### What is being asked:
Go through the lines below and transcribe each one exactly.

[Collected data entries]

================================

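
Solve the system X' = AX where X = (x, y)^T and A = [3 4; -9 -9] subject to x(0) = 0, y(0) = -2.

Coefficient matrix A = [[3, 4], [-9, -9]].
Characteristic polynomial det(A - λI) = λ^2 + 6λ + 9 = 0.
Single eigenvalue λ = -3 with algebraic multiplicity 2.
Eigenvector v = (2,-3); generalized eigenvector w with (A-λI)w=v is (1,-1).
General solution: e^(-3t)[K_1·v + K_2·(t·v + w)].
Applying x(0)=0, y(0)=-2 gives K_1=2, K_2=-4.

x(t) = -8te^(-3t), y(t) = 12te^(-3t) - 2e^(-3t)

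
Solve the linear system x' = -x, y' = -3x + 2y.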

================================

### Written answer:
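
Solve the system X' = AX where X = (x, y)^T and A = [3 4; -9 -9] subject to x(0) = 0, y(0) = -2.

Coefficient matrix A = [[3, 4], [-9, -9]].
Characteristic polynomial det(A - λI) = λ^2 + 6λ + 9 = 0.
Single eigenvalue λ = -3 with algebraic multiplicity 2.
Eigenvector v = (2,-3); generalized eigenvector w with (A-λI)w=v is (1,-1).
General solution: e^(-3t)[K_1·v + K_2·(t·v + w)].
Applying x(0)=0, y(0)=-2 gives K_1=2, K_2=-4.

x(t) = -8te^(-3t), y(t) = 12te^(-3t) - 2e^(-3t)

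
Solve the linear system x' = -x, y' = -3x + 2y.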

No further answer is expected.